◆ **WHAT YOU NEED TO DO**
Using the listing below, copy exactly the lines from the one containing "Shooting as a cinematographer: focal" to the one containing "Setup B: f = 85", both lines included, and no others.

◆ **SUPPLIED ENTRIES**
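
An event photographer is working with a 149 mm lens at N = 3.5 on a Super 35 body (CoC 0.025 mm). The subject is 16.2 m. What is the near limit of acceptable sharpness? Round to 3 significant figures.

Hyperfocal distance H = f²/(N·c) + f = 149²/(3.5 × 0.025) + 149 = 22201/0.0875 + 149 ≈ 253874.7 mm ≈ 253.9 m.
Near limit Dn = s·(H − f)/(H + s − 2f) = 16200 × (253874.7 − 149) / (253874.7 + 16200 − 2 × 149) = 16200 × 253725.7 / 269776.7 ≈ 15236 mm ≈ 15.2 m.

15.2 m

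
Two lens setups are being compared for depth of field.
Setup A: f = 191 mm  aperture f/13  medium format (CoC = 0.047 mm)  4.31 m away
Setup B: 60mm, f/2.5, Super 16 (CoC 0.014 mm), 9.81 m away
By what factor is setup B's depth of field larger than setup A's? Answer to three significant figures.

3.14

Setup A: H = 191²/(13×0.047) + 191 ≈ 59898.0 mm; DoF = Df − Dn = 4629.37 − 4031.86 ≈ 597.51 mm.
Setup B: H = 60²/(2.5×0.014) + 60 ≈ 102917.1 mm; DoF = Df − Dn = 10837.3 − 8960.6 ≈ 1876.7 mm.
Ratio = 1876.7 / 597.51 ≈ 3.14.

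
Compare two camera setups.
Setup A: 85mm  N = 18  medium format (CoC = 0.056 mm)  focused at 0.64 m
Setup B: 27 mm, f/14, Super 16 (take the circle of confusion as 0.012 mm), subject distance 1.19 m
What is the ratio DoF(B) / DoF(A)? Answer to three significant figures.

6.89

Setup A: H = 85²/(18×0.056) + 85 ≈ 7252.7 mm; DoF = Df − Dn = 693.715 − 594.005 ≈ 99.710 mm.
Setup B: H = 27²/(14×0.012) + 27 ≈ 4366.3 mm; DoF = Df − Dn = 1625.72 − 938.47 ≈ 687.25 mm.
Ratio = 687.25 / 99.710 ≈ 6.89.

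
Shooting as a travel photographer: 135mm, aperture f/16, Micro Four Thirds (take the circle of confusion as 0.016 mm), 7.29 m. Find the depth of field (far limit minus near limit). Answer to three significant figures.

1.48 m

Hyperfocal distance H = f²/(N·c) + f = 135²/(16 × 0.016) + 135 = 18225/0.256 + 135 ≈ 71326.4 mm ≈ 71.33 m.
Near limit Dn = s·(H − f)/(H + s − 2f) = 7290 × (71326.4 − 135) / (71326.4 + 7290 − 2 × 135) = 7290 × 71191.4 / 78346.4 ≈ 6624.2 mm.
Far limit Df = s·(H − f)/(H − s) = 7290 × (71326.4 − 135) / (71326.4 − 7290) = 7290 × 71191.4 / 64036.4 ≈ 8104.5 mm.
Depth of field = Df − Dn = 8104.5 − 6624.2 ≈ 1480.3 mm ≈ 1.48 m.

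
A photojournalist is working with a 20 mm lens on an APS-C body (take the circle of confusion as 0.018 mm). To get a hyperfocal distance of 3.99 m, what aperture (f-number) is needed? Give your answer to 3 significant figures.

Rearrange H = f²/(N·c) + f for N: N = f² / ((H − f)·c).
N = 20² / ((3990 − 20) × 0.018) = 400 / 71.46 ≈ 5.60.

f/5.60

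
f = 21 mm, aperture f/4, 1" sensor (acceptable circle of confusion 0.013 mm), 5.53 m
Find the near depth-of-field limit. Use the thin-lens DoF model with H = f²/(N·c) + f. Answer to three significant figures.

3.35 m

Hyperfocal distance H = f²/(N·c) + f = 21²/(4 × 0.013) + 21 = 441/0.052 + 21 ≈ 8501.8 mm ≈ 8.502 m.
Near limit Dn = s·(H − f)/(H + s − 2f) = 5530 × (8501.8 − 21) / (8501.8 + 5530 − 2 × 21) = 5530 × 8480.8 / 13989.8 ≈ 3352.4 mm ≈ 3.35 m.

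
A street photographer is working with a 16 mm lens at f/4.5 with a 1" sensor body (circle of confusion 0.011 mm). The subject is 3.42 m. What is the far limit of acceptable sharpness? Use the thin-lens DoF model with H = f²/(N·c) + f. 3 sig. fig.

Hyperfocal distance H = f²/(N·c) + f = 16²/(4.5 × 0.011) + 16 = 256/0.0495 + 16 ≈ 5187.7 mm ≈ 5.188 m.
Far limit Df = s·(H − f)/(H − s) = 3420 × (5187.7 − 16) / (5187.7 − 3420) = 3420 × 5171.7 / 1767.7 ≈ 10006 mm ≈ 10.0 m.

10.0 m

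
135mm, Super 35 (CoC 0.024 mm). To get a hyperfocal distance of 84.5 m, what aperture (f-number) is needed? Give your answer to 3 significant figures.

Rearrange H = f²/(N·c) + f for N: N = f² / ((H − f)·c).
N = 135² / ((84500 − 135) × 0.024) = 18225 / 2025 ≈ 9.

f/9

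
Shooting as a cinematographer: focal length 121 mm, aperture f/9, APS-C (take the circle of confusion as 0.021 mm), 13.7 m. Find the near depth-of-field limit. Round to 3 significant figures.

Hyperfocal distance H = f²/(N·c) + f = 121²/(9 × 0.021) + 121 = 14641/0.189 + 121 ≈ 77586.6 mm ≈ 77.59 m.
Near limit Dn = s·(H − f)/(H + s − 2f) = 13700 × (77586.6 − 121) / (77586.6 + 13700 − 2 × 121) = 13700 × 77465.6 / 91044.6 ≈ 11657 mm ≈ 11.7 m.

11.7 m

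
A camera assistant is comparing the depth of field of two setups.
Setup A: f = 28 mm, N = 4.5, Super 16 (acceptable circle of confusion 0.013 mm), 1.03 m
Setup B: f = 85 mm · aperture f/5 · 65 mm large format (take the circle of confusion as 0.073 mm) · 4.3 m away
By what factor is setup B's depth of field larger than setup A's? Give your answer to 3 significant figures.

Setup A: H = 28²/(4.5×0.013) + 28 ≈ 13429.7 mm; DoF = Df − Dn = 1113.23 − 958.35 ≈ 154.88 mm.
Setup B: H = 85²/(5×0.073) + 85 ≈ 19879.5 mm; DoF = Df − Dn = 5463.4 − 3545.1 ≈ 1918.3 mm.
Ratio = 1918.3 / 154.88 ≈ 12.4.

12.4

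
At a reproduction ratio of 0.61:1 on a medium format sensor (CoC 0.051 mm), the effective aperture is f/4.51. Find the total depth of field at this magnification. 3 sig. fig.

1.24 mm

At magnification m, DoF ≈ 2·N_eff·c/m² = 2 × 4.51 × 0.051 / 0.61² = 0.46 / 0.3721 ≈ 1.24 mm.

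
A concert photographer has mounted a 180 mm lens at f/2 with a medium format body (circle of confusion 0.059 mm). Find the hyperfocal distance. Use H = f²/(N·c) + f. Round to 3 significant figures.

Hyperfocal distance H = f²/(N·c) + f = 180²/(2 × 0.059) + 180 = 32400/0.118 + 180 ≈ 274756.3 mm ≈ 275 m.

275 m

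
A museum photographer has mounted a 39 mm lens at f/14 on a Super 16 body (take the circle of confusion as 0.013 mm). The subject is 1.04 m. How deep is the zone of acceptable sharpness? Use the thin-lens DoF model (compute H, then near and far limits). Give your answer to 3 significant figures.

253 mm

Hyperfocal distance H = f²/(N·c) + f = 39²/(14 × 0.013) + 39 = 1521/0.182 + 39 ≈ 8396.1 mm ≈ 8.396 m.
Near limit Dn = s·(H − f)/(H + s − 2f) = 1040 × (8396.1 − 39) / (8396.1 + 1040 − 2 × 39) = 1040 × 8357.1 / 9358.1 ≈ 928.76 mm.
Far limit Df = s·(H − f)/(H − s) = 1040 × (8396.1 − 39) / (8396.1 − 1040) = 1040 × 8357.1 / 7356.1 ≈ 1181.52 mm.
Depth of field = Df − Dn = 1181.52 − 928.76 ≈ 252.76 mm.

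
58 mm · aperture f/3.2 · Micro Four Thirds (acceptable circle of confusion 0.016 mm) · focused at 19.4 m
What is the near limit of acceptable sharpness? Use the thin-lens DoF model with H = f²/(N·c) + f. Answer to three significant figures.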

◆ **ANSWER SPACE**
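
Shooting as a cinematographer: focal length 121 mm, aperture f/9, APS-C (take the circle of confusion as 0.021 mm), 13.7 m. Find the near depth-of-field limit. Round to 3 significant figures.

Hyperfocal distance H = f²/(N·c) + f = 121²/(9 × 0.021) + 121 = 14641/0.189 + 121 ≈ 77586.6 mm ≈ 77.59 m.
Near limit Dn = s·(H − f)/(H + s − 2f) = 13700 × (77586.6 − 121) / (77586.6 + 13700 − 2 × 121) = 13700 × 77465.6 / 91044.6 ≈ 11657 mm ≈ 11.7 m.

11.7 m

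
A camera assistant is comparing the depth of field of two setups.
Setup A: f = 28 mm, N = 4.5, Super 16 (acceptable circle of confusion 0.013 mm), 1.03 m
Setup B: f = 85 mm · aperture f/5 · 65 mm large format (take the circle of confusion as 0.073 mm) · 4.3 m away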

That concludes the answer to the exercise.